=== Action item ===
Could you repeat, word for word, every line from the one containing "A solid particle" through the final line of the records below, and nothing else?

=== Record excerpts ===
.....

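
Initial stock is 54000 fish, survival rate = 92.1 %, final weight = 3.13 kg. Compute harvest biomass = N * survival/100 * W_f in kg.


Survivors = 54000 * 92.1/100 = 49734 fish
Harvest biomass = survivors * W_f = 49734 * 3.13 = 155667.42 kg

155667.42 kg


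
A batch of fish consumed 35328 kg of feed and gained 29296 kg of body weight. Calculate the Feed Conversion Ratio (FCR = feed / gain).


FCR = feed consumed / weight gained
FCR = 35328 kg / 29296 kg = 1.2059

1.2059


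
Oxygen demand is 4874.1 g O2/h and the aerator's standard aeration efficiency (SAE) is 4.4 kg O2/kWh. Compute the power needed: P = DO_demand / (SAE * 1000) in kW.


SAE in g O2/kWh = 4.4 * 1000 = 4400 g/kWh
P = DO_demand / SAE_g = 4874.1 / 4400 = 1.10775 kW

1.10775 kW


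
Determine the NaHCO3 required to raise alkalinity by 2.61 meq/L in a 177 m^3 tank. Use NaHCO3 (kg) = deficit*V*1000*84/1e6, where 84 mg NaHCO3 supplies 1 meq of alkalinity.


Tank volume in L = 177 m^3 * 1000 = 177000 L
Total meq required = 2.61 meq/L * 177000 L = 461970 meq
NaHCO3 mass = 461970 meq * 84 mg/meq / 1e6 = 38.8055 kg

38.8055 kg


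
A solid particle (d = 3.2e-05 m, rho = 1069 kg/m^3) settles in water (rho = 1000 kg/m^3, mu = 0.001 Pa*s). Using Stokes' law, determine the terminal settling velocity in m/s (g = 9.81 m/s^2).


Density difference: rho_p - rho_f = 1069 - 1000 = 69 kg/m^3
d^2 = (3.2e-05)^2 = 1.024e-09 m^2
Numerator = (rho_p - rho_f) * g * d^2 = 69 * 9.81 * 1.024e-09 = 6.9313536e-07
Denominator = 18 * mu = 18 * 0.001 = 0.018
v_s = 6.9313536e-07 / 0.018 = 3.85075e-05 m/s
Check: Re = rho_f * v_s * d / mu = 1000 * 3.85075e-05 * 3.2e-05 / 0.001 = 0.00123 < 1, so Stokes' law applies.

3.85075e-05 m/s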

.....

=== Answer section ===
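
A solid particle (d = 3.2e-05 m, rho = 1069 kg/m^3) settles in water (rho = 1000 kg/m^3, mu = 0.001 Pa*s). Using Stokes' law, determine the terminal settling velocity in m/s (g = 9.81 m/s^2).


Density difference: rho_p - rho_f = 1069 - 1000 = 69 kg/m^3
d^2 = (3.2e-05)^2 = 1.024e-09 m^2
Numerator = (rho_p - rho_f) * g * d^2 = 69 * 9.81 * 1.024e-09 = 6.9313536e-07
Denominator = 18 * mu = 18 * 0.001 = 0.018
v_s = 6.9313536e-07 / 0.018 = 3.85075e-05 m/s
Check: Re = rho_f * v_s * d / mu = 1000 * 3.85075e-05 * 3.2e-05 / 0.001 = 0.00123 < 1, so Stokes' law applies.

3.85075e-05 m/s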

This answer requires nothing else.